* **Provided entries**:
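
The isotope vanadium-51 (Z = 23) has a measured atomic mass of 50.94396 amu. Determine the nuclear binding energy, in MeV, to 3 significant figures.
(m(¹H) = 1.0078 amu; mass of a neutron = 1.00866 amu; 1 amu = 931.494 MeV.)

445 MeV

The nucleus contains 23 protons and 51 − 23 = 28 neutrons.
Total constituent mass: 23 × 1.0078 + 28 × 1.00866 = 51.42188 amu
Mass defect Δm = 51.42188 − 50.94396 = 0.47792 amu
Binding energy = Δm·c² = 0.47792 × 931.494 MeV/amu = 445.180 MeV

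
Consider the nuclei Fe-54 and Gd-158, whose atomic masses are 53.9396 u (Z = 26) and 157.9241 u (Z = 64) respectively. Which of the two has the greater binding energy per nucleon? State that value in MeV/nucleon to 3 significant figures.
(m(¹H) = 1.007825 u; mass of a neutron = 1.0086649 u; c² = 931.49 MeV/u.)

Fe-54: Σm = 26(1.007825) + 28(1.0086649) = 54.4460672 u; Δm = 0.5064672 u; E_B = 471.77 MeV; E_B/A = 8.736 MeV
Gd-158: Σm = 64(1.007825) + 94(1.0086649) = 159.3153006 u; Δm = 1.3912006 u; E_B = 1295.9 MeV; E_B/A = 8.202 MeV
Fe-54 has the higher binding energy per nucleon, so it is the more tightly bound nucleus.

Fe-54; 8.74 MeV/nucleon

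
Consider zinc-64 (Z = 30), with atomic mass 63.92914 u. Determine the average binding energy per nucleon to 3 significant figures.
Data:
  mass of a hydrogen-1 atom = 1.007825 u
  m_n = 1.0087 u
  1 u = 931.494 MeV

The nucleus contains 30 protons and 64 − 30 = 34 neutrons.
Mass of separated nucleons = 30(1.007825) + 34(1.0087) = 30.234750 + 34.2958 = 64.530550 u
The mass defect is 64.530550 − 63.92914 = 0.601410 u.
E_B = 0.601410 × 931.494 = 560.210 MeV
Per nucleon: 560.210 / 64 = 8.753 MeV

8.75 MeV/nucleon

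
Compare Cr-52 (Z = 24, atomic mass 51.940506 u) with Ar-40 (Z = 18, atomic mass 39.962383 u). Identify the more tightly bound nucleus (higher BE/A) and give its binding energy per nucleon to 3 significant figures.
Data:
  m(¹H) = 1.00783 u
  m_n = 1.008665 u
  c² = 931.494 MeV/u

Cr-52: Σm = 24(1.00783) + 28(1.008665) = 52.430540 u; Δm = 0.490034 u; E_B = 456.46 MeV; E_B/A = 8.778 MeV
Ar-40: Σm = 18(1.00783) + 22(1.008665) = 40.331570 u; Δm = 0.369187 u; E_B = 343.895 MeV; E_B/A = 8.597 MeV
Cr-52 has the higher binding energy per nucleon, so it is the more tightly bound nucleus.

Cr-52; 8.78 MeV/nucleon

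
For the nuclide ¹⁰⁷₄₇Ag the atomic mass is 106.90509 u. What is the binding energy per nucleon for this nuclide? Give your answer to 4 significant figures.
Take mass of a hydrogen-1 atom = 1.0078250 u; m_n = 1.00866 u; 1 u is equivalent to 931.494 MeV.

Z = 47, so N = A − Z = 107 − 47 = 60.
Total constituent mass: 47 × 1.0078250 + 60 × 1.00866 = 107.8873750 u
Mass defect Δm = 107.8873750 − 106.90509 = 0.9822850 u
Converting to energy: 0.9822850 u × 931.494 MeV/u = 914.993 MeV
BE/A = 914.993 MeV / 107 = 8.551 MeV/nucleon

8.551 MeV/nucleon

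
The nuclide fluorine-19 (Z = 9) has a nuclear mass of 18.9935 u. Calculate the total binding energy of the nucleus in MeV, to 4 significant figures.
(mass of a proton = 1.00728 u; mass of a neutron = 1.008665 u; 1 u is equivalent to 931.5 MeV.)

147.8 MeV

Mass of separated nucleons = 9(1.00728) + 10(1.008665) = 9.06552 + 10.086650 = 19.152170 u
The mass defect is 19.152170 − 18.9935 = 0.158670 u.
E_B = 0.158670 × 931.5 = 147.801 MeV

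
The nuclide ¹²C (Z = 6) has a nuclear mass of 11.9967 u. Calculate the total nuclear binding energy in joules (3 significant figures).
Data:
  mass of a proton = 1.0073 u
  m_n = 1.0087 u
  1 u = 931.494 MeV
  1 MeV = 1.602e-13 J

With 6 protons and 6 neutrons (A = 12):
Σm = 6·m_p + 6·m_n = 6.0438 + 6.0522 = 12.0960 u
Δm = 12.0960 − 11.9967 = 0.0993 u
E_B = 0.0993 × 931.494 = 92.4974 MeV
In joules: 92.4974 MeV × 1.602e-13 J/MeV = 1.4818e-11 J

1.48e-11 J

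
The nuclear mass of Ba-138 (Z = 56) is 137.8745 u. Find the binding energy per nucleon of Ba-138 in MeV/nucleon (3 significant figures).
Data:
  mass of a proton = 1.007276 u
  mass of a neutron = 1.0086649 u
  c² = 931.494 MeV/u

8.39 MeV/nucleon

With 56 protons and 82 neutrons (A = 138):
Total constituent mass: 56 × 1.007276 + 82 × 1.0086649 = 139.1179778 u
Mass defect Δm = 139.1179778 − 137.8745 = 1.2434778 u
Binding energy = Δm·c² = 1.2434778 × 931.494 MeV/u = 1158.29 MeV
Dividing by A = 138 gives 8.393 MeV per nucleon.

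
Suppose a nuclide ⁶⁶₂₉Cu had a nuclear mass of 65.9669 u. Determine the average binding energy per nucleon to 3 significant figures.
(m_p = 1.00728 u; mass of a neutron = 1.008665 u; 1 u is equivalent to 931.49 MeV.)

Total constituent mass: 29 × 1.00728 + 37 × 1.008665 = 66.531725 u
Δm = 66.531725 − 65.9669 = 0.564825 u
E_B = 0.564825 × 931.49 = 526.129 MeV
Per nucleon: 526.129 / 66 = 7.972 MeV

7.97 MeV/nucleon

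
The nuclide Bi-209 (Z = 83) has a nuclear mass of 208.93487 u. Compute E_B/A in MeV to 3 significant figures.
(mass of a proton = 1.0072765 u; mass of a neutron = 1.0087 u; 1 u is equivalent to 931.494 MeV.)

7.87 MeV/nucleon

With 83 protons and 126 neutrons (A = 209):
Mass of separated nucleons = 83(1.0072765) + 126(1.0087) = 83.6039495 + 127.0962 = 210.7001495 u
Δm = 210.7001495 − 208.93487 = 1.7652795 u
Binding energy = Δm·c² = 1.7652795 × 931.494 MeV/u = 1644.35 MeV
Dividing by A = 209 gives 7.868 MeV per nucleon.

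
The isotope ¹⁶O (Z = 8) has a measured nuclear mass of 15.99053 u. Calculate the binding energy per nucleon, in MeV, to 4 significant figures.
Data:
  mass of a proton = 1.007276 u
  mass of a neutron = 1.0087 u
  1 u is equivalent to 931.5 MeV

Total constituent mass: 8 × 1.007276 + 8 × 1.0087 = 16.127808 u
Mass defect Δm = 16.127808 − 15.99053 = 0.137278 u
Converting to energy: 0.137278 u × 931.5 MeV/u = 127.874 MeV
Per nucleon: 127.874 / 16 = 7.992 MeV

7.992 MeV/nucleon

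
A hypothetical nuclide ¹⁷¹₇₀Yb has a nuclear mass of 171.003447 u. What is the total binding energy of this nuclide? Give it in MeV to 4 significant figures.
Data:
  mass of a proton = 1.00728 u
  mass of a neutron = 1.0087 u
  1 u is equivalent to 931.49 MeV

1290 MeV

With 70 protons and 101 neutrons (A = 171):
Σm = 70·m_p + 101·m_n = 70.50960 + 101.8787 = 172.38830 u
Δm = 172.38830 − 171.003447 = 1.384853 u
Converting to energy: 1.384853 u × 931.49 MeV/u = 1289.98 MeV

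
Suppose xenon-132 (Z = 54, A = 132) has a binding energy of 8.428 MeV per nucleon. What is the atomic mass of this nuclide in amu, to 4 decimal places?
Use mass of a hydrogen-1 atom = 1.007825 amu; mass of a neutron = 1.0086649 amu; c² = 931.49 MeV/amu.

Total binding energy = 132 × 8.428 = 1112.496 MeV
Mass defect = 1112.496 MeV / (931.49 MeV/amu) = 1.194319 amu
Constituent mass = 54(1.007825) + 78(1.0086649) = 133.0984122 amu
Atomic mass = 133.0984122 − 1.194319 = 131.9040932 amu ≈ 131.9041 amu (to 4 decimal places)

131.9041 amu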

* **Brief**: Gather each line of the listing containing the word "Calculate" and show it.

* **Task result**:
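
The nuclide fluorine-19 (Z = 9) has a nuclear mass of 18.9935 u. Calculate the total binding energy of the nucleus in MeV, to 4 significant figures.
The nuclide ¹²C (Z = 6) has a nuclear mass of 11.9967 u. Calculate the total nuclear binding energy in joules (3 significant figures).
The isotope ¹⁶O (Z = 8) has a measured nuclear mass of 15.99053 u. Calculate the binding energy per nucleon, in MeV, to 4 significant figures.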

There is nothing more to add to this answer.